[Saved data entries]
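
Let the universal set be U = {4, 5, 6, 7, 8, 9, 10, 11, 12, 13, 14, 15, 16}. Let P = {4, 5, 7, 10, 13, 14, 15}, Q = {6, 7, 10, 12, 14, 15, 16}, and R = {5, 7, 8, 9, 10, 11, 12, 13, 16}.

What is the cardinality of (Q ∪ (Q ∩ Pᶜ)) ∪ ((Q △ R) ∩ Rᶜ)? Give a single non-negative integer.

Pᶜ = {6, 8, 9, 11, 12, 16}
Q ∩ Pᶜ = {6, 12, 16}
Q ∪ (Q ∩ Pᶜ) = {6, 7, 10, 12, 14, 15, 16}
Q △ R = {5, 6, 8, 9, 11, 13, 14, 15}
Rᶜ = {4, 6, 14, 15}
(Q △ R) ∩ Rᶜ = {6, 14, 15}
(Q ∪ (Q ∩ Pᶜ)) ∪ ((Q △ R) ∩ Rᶜ) = {6, 7, 10, 12, 14, 15, 16}
|(Q ∪ (Q ∩ Pᶜ)) ∪ ((Q △ R) ∩ Rᶜ)| = 7

7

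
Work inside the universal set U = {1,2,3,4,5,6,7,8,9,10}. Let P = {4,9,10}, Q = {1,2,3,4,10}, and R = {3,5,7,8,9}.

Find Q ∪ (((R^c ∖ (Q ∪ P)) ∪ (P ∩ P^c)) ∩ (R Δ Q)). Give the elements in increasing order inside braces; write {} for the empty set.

{1,2,3,4,10}

R^c = {1,2,4,6,10}
Q ∪ P = {1,2,3,4,9,10}
R^c ∖ (Q ∪ P) = {6}
P^c = {1,2,3,5,6,7,8}
P ∩ P^c = {}
(R^c ∖ (Q ∪ P)) ∪ (P ∩ P^c) = {6}
R Δ Q = {1,2,4,5,7,8,9,10}
((R^c ∖ (Q ∪ P)) ∪ (P ∩ P^c)) ∩ (R Δ Q) = {}
Q ∪ (((R^c ∖ (Q ∪ P)) ∪ (P ∩ P^c)) ∩ (R Δ Q)) = {1,2,3,4,10}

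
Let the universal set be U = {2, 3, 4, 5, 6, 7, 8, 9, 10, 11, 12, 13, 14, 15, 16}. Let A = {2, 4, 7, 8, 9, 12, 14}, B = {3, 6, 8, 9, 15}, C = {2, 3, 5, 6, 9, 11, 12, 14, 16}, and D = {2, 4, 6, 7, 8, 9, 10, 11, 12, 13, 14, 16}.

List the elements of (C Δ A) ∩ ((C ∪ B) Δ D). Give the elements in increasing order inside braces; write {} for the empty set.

C Δ A = {3, 4, 5, 6, 7, 8, 11, 16}
C ∪ B = {2, 3, 5, 6, 8, 9, 11, 12, 14, 15, 16}
(C ∪ B) Δ D = {3, 4, 5, 7, 10, 13, 15}
(C Δ A) ∩ ((C ∪ B) Δ D) = {3, 4, 5, 7}

{3, 4, 5, 7}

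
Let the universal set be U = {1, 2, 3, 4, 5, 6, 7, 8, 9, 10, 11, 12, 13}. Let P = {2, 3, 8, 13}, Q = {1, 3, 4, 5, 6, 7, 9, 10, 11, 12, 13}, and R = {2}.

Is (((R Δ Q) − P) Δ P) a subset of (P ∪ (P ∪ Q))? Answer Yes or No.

Yes

R Δ Q = {1, 2, 3, 4, 5, 6, 7, 9, 10, 11, 12, 13}
(R Δ Q) − P = {1, 4, 5, 6, 7, 9, 10, 11, 12}
((R Δ Q) − P) Δ P = {1, 2, 3, 4, 5, 6, 7, 8, 9, 10, 11, 12, 13}
P ∪ Q = {1, 2, 3, 4, 5, 6, 7, 8, 9, 10, 11, 12, 13}
P ∪ (P ∪ Q) = {1, 2, 3, 4, 5, 6, 7, 8, 9, 10, 11, 12, 13}
Every element of {1, 2, 3, 4, 5, 6, 7, 8, 9, 10, 11, 12, 13} is in {1, 2, 3, 4, 5, 6, 7, 8, 9, 10, 11, 12, 13}, so ((R Δ Q) − P) Δ P ⊆ P ∪ (P ∪ Q).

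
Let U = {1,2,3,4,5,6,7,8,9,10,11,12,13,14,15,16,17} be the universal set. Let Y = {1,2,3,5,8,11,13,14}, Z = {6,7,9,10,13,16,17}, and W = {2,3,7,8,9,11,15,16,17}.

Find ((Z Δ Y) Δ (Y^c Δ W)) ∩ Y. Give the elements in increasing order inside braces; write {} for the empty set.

Z Δ Y = {1,2,3,5,6,7,8,9,10,11,14,16,17}
Y^c = {4,6,7,9,10,12,15,16,17}
Y^c Δ W = {2,3,4,6,8,10,11,12}
(Z Δ Y) Δ (Y^c Δ W) = {1,4,5,7,9,12,14,16,17}
((Z Δ Y) Δ (Y^c Δ W)) ∩ Y = {1,5,14}

{1,5,14}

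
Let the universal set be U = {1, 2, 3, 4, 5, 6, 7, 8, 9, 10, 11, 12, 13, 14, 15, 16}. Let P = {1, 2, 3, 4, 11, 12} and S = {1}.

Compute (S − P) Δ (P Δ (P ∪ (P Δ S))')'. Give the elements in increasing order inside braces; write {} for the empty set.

{}

S − P = {}
P Δ S = {2, 3, 4, 11, 12}
P ∪ (P Δ S) = {1, 2, 3, 4, 11, 12}
(P ∪ (P Δ S))' = {5, 6, 7, 8, 9, 10, 13, 14, 15, 16}
P Δ (P ∪ (P Δ S))' = {1, 2, 3, 4, 5, 6, 7, 8, 9, 10, 11, 12, 13, 14, 15, 16}
(P Δ (P ∪ (P Δ S))')' = {}
(S − P) Δ (P Δ (P ∪ (P Δ S))')' = {}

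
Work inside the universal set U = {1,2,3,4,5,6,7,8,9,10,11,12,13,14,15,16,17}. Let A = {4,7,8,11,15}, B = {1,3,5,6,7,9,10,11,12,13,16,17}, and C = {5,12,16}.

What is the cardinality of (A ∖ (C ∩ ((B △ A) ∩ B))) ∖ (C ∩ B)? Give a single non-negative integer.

5

B △ A = {1,3,4,5,6,8,9,10,12,13,15,16,17}
(B △ A) ∩ B = {1,3,5,6,9,10,12,13,16,17}
C ∩ ((B △ A) ∩ B) = {5,12,16}
A ∖ (C ∩ ((B △ A) ∩ B)) = {4,7,8,11,15}
C ∩ B = {5,12,16}
(A ∖ (C ∩ ((B △ A) ∩ B))) ∖ (C ∩ B) = {4,7,8,11,15}
|(A ∖ (C ∩ ((B △ A) ∩ B))) ∖ (C ∩ B)| = 5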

## Required action
Looking at the records above, which lines contain "Work"? Copy those lines.

## Problem solution
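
Work inside the universal set U = {1,2,3,4,5,6,7,8,9,10}. Let P = {4,9,10}, Q = {1,2,3,4,10}, and R = {3,5,7,8,9}.
Work inside the universal set U = {1,2,3,4,5,6,7,8,9,10,11,12,13,14,15,16,17}. Let A = {4,7,8,11,15}, B = {1,3,5,6,7,9,10,11,12,13,16,17}, and C = {5,12,16}.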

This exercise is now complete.